Supplied records:

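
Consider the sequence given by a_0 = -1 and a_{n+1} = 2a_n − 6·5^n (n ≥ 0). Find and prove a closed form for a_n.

Claim: a_n = 2^n − 2·5^n.

Base case: a_0 = -1, and 2^0 − 2·5^0 = 1 − 2 = -1.
Assume a_j = 2^j − 2·5^j for some j ≥ 0.
Then a_{j+1} = 2a_j − 6·5^j = 2·(2^j − 2·5^j) − 6·5^j = 2^{j+1} − 4·5^j − 6·5^j = 2^{j+1} − 10·5^j = 2^{j+1} − 2·5^{j+1}.
So the formula holds for j+1, and by induction a_n = 2^n − 2·5^n for all n ≥ 0.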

Work instruction:
Each line of the data is to be retyped exactly as shown.

Exercise result:
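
Consider the sequence given by a_0 = -1 and a_{n+1} = 2a_n − 6·5^n (n ≥ 0). Find and prove a closed form for a_n.

Claim: a_n = 2^n − 2·5^n.

Base case: a_0 = -1, and 2^0 − 2·5^0 = 1 − 2 = -1.
Assume a_j = 2^j − 2·5^j for some j ≥ 0.
Then a_{j+1} = 2a_j − 6·5^j = 2·(2^j − 2·5^j) − 6·5^j = 2^{j+1} − 4·5^j − 6·5^j = 2^{j+1} − 10·5^j = 2^{j+1} − 2·5^{j+1}.
So the formula holds for j+1, and by induction a_n = 2^n − 2·5^n for all n ≥ 0.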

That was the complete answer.